What to work on: When you write the records again, keep every line exactly as it was.

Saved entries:
########################################

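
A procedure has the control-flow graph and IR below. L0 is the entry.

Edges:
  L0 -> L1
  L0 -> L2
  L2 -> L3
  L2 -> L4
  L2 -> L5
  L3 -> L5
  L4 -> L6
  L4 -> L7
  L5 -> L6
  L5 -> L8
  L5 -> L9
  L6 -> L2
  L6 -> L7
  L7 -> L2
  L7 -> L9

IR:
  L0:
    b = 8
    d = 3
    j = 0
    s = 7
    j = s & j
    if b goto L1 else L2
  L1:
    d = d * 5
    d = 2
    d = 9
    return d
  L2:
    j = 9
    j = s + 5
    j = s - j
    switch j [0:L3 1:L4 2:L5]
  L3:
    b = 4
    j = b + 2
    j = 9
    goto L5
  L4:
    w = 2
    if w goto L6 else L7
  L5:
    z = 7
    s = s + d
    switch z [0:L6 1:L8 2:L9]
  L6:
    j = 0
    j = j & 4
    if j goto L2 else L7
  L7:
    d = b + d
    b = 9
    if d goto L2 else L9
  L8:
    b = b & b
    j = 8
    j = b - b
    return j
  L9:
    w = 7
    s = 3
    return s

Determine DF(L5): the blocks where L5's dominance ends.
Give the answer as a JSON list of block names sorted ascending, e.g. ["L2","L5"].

idom tree: L1←L0 L2←L0 L3←L2 L4←L2 L5←L2 L6←L2 L7←L2 L8←L5 L9←L2
Dom∩ at merges:
  L2: preds {L0,L6,L7}: {L0} ∩ {L0,L2,L6} ∩ {L0,L2,L7} = {L0}; idom=L0
  L5: preds {L2,L3}: {L0,L2} ∩ {L0,L2,L3} = {L0,L2}; idom=L2
  L6: preds {L4,L5}: {L0,L2,L4} ∩ {L0,L2,L5} = {L0,L2}; idom=L2
  L7: preds {L4,L6}: {L0,L2,L4} ∩ {L0,L2,L6} = {L0,L2}; idom=L2
  L9: preds {L5,L7}: {L0,L2,L5} ∩ {L0,L2,L7} = {L0,L2}; idom=L2

DF walk-up:
  L2←L0: walk · to L0
  L2←L6: walk L6→L2 to L0
  L2←L7: walk L7→L2 to L0
  L5←L2: walk · to L2
  L5←L3: walk L3 to L2
  L6←L4: walk L4 to L2
  L6←L5: walk L5 to L2
  L7←L4: walk L4 to L2
  L7←L6: walk L6 to L2
  L9←L5: walk L5 to L2
  L9←L7: walk L7 to L2
  L0: DF=∅
  L1: DF=∅
  L2: DF={L2}
  L3: DF={L5}
  L4: DF={L6,L7}
  L5: DF={L6,L9}
  L6: DF={L2,L7}
  L7: DF={L2,L9}
  L8: DF=∅
  L9: DF=∅

DF(L5) = ["L6", "L9"]

Answer: ["L6", "L9"]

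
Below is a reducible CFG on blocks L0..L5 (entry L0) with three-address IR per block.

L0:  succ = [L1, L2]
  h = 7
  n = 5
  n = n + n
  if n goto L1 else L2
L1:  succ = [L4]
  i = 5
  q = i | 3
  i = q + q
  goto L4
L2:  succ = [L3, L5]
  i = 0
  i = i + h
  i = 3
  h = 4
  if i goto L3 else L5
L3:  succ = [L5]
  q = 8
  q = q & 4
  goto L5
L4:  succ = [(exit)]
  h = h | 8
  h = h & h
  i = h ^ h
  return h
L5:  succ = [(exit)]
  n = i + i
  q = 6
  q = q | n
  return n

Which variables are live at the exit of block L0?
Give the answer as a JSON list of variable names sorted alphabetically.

Answer: ["h"]

Analysis:
Per-block:
  L0: {h,n} / ∅
  L1: {i,q} / ∅
  L2: {h,i} / {h}
  L3: {q} / ∅
  L4: {h,i} / {h}
  L5: {n,q} / {i}

Live sets:
  L0: in=∅ out={h}
  L1: in={h} out={h}
  L2: in={h} out={i}
  L3: in={i} out={i}
  L4: in={h} out=∅
  L5: in={i} out=∅

live-out(L0) = ["h"]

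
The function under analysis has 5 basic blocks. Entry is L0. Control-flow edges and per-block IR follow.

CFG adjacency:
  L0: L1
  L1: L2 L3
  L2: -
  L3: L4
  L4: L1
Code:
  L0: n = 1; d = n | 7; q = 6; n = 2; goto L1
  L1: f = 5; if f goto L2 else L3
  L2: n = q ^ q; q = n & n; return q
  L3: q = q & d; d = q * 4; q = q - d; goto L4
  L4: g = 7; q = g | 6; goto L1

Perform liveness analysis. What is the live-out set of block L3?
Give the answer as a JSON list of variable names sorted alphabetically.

Answer: ["d"]

Derivation:
def/use:
  L0 def {d,n,q} use ∅
  L1 def {f} use ∅
  L2 def {n,q} use {q}
  L3 def {d,q} use {d,q}
  L4 def {g,q} use ∅

Backward fixpoint:
  L0 li=∅ lo={d,q}
  L1 li={d,q} lo={d,q}
  L2 li={q} lo=∅
  L3 li={d,q} lo={d}
  L4 li={d} lo={d,q}

live-out(L3) = ["d"]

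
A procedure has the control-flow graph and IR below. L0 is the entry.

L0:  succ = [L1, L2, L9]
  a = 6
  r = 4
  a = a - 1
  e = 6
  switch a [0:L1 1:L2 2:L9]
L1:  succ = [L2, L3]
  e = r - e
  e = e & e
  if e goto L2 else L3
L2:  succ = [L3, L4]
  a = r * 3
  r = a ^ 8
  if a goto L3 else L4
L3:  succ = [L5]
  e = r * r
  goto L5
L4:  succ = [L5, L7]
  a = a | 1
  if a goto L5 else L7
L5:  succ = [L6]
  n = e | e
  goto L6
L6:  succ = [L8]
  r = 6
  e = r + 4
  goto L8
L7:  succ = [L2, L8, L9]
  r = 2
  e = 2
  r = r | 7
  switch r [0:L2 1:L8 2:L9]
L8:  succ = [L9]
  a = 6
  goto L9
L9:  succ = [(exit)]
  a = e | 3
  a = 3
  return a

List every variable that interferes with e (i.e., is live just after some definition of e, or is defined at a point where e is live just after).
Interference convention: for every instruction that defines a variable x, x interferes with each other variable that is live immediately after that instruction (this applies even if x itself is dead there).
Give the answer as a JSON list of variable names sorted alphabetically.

Answer: ["a", "r"]

Analysis:
Per-block:
  L0: def={a,e,r} ue=∅
  L1: def={e} ue={e,r}
  L2: def={a,r} ue={r}
  L3: def={e} ue={r}
  L4: def={a} ue={a}
  L5: def={n} ue={e}
  L6: def={e,r} ue=∅
  L7: def={e,r} ue=∅
  L8: def={a} ue=∅
  L9: def={a} ue={e}

Liveness:
  L0: in=∅ out={e,r}
  L1: in={e,r} out={e,r}
  L2: in={e,r} out={a,e,r}
  L3: in={r} out={e}
  L4: in={a,e} out={e}
  L5: in={e} out=∅
  L6: in=∅ out={e}
  L7: in=∅ out={e,r}
  L8: in={e} out={e}
  L9: in={e} out=∅

Interfere edges:
  a: {e,r}
  e: {a,r}
  n: ∅
  r: {a,e}

N(e) = ["a", "r"]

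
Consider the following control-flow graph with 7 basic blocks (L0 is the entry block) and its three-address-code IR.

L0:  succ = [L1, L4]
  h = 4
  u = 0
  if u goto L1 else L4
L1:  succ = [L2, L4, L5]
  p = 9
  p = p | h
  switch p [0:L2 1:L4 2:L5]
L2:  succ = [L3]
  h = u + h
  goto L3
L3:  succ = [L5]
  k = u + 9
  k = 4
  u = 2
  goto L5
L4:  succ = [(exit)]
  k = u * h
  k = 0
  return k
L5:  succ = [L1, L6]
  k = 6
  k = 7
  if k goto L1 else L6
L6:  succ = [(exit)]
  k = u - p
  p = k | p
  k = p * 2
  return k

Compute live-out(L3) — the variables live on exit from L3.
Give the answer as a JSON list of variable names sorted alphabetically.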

########################################

Solution for this problem:
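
A procedure has the control-flow graph and IR below. L0 is the entry.

Edges:
  L0 -> L1
  L0 -> L2
  L2 -> L3
  L2 -> L4
  L2 -> L5
  L3 -> L5
  L4 -> L6
  L4 -> L7
  L5 -> L6
  L5 -> L8
  L5 -> L9
  L6 -> L2
  L6 -> L7
  L7 -> L2
  L7 -> L9

IR:
  L0:
    b = 8
    d = 3
    j = 0
    s = 7
    j = s & j
    if b goto L1 else L2
  L1:
    d = d * 5
    d = 2
    d = 9
    return d
  L2:
    j = 9
    j = s + 5
    j = s - j
    switch j [0:L3 1:L4 2:L5]
  L3:
    b = 4
    j = b + 2
    j = 9
    goto L5
  L4:
    w = 2
    if w goto L6 else L7
  L5:
    z = 7
    s = s + d
    switch z [0:L6 1:L8 2:L9]
  L6:
    j = 0
    j = j & 4
    if j goto L2 else L7
  L7:
    d = b + d
    b = 9
    if d goto L2 else L9
  L8:
    b = b & b
    j = 8
    j = b - b
    return j
  L9:
    w = 7
    s = 3
    return s

Determine DF(L5): the blocks where L5's dominance ends.
Give the answer as a JSON list of block names sorted ascending, e.g. ["L2","L5"].

idom tree: L1←L0 L2←L0 L3←L2 L4←L2 L5←L2 L6←L2 L7←L2 L8←L5 L9←L2
Dom∩ at merges:
  L2: preds {L0,L6,L7}: {L0} ∩ {L0,L2,L6} ∩ {L0,L2,L7} = {L0}; idom=L0
  L5: preds {L2,L3}: {L0,L2} ∩ {L0,L2,L3} = {L0,L2}; idom=L2
  L6: preds {L4,L5}: {L0,L2,L4} ∩ {L0,L2,L5} = {L0,L2}; idom=L2
  L7: preds {L4,L6}: {L0,L2,L4} ∩ {L0,L2,L6} = {L0,L2}; idom=L2
  L9: preds {L5,L7}: {L0,L2,L5} ∩ {L0,L2,L7} = {L0,L2}; idom=L2

DF walk-up:
  L2←L0: walk · to L0
  L2←L6: walk L6→L2 to L0
  L2←L7: walk L7→L2 to L0
  L5←L2: walk · to L2
  L5←L3: walk L3 to L2
  L6←L4: walk L4 to L2
  L6←L5: walk L5 to L2
  L7←L4: walk L4 to L2
  L7←L6: walk L6 to L2
  L9←L5: walk L5 to L2
  L9←L7: walk L7 to L2
  L0: DF=∅
  L1: DF=∅
  L2: DF={L2}
  L3: DF={L5}
  L4: DF={L6,L7}
  L5: DF={L6,L9}
  L6: DF={L2,L7}
  L7: DF={L2,L9}
  L8: DF=∅
  L9: DF=∅

DF(L5) = ["L6", "L9"]

Answer: ["L6", "L9"]

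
Below is a reducible CFG on blocks L0..L5 (entry L0) with three-address IR per block.

L0:  succ = [L1, L2]
  h = 7
  n = 5
  n = n + n
  if n goto L1 else L2
L1:  succ = [L4]
  i = 5
  q = i | 3
  i = q + q
  goto L4
L2:  succ = [L3, L5]
  i = 0
  i = i + h
  i = 3
  h = 4
  if i goto L3 else L5
L3:  succ = [L5]
  q = 8
  q = q & 4
  goto L5
L4:  succ = [(exit)]
  h = h | 8
  h = h & h
  i = h ^ h
  return h
L5:  succ = [(exit)]
  n = i + i
  q = 6
  q = q | n
  return n

Which variables are live at the exit of block L0?
Give the answer as a JSON list of variable names sorted alphabetically.

Answer: ["h"]

Analysis:
Per-block:
  L0: {h,n} / ∅
  L1: {i,q} / ∅
  L2: {h,i} / {h}
  L3: {q} / ∅
  L4: {h,i} / {h}
  L5: {n,q} / {i}

Live sets:
  L0: in=∅ out={h}
  L1: in={h} out={h}
  L2: in={h} out={i}
  L3: in={i} out={i}
  L4: in={h} out=∅
  L5: in={i} out=∅

live-out(L0) = ["h"]

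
The function under analysis has 5 basic blocks. Entry is L0. Control-flow edges and per-block IR follow.

CFG adjacency:
  L0: L1
  L1: L2 L3
  L2: -
  L3: L4
  L4: L1
Code:
  L0: n = 1; d = n | 7; q = 6; n = 2; goto L1
  L1: f = 5; if f goto L2 else L3
  L2: n = q ^ q; q = n & n; return q
  L3: q = q & d; d = q * 4; q = q - d; goto L4
  L4: g = 7; q = g | 6; goto L1

Perform liveness analysis. What is the live-out set of block L3?
Give the answer as a JSON list of variable names sorted alphabetically.

Answer: ["d"]

Derivation:
def/use:
  L0 def {d,n,q} use ∅
  L1 def {f} use ∅
  L2 def {n,q} use {q}
  L3 def {d,q} use {d,q}
  L4 def {g,q} use ∅

Backward fixpoint:
  L0 li=∅ lo={d,q}
  L1 li={d,q} lo={d,q}
  L2 li={q} lo=∅
  L3 li={d,q} lo={d}
  L4 li={d} lo={d,q}

live-out(L3) = ["d"]

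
A procedure has the control-flow graph and IR below. L0 is the entry.

L0:  succ = [L1, L2, L9]
  a = 6
  r = 4
  a = a - 1
  e = 6
  switch a [0:L1 1:L2 2:L9]
L1:  succ = [L2, L3]
  e = r - e
  e = e & e
  if e goto L2 else L3
L2:  succ = [L3, L4]
  a = r * 3
  r = a ^ 8
  if a goto L3 else L4
L3:  succ = [L5]
  e = r * r
  goto L5
L4:  succ = [L5, L7]
  a = a | 1
  if a goto L5 else L7
L5:  succ = [L6]
  n = e | e
  goto L6
L6:  succ = [L8]
  r = 6
  e = r + 4
  goto L8
L7:  succ = [L2, L8, L9]
  r = 2
  e = 2
  r = r | 7
  switch r [0:L2 1:L8 2:L9]
L8:  succ = [L9]
  a = 6
  goto L9
L9:  succ = [(exit)]
  a = e | 3
  a = 3
  return a

List every variable that interferes with e (i.e., is live just after some definition of e, or is defined at a point where e is live just after).
Interference convention: for every instruction that defines a variable x, x interferes with each other variable that is live immediately after that instruction (this applies even if x itself is dead there).
Give the answer as a JSON list of variable names sorted alphabetically.

Answer: ["a", "r"]

Analysis:
Per-block:
  L0: def={a,e,r} ue=∅
  L1: def={e} ue={e,r}
  L2: def={a,r} ue={r}
  L3: def={e} ue={r}
  L4: def={a} ue={a}
  L5: def={n} ue={e}
  L6: def={e,r} ue=∅
  L7: def={e,r} ue=∅
  L8: def={a} ue=∅
  L9: def={a} ue={e}

Liveness:
  L0: in=∅ out={e,r}
  L1: in={e,r} out={e,r}
  L2: in={e,r} out={a,e,r}
  L3: in={r} out={e}
  L4: in={a,e} out={e}
  L5: in={e} out=∅
  L6: in=∅ out={e}
  L7: in=∅ out={e,r}
  L8: in={e} out={e}
  L9: in={e} out=∅

Interfere edges:
  a: {e,r}
  e: {a,r}
  n: ∅
  r: {a,e}

N(e) = ["a", "r"]

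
Consider the following control-flow graph with 7 basic blocks (L0 is the entry block) and its three-address-code IR.

L0:  succ = [L1, L4]
  h = 4
  u = 0
  if u goto L1 else L4
L1:  succ = [L2, L4, L5]
  p = 9
  p = p | h
  switch p [0:L2 1:L4 2:L5]
L2:  succ = [L3]
  h = u + h
  goto L3
L3:  succ = [L5]
  k = u + 9
  k = 4
  u = 2
  goto L5
L4:  succ = [(exit)]
  k = u * h
  k = 0
  return k
L5:  succ = [L1, L6]
  k = 6
  k = 7
  if k goto L1 else L6
L6:  succ = [(exit)]
  k = u - p
  p = k | p
  k = p * 2
  return k

Compute live-out(L3) — the variables live on exit from L3.
Give the answer as a JSON list of variable names sorted alphabetically.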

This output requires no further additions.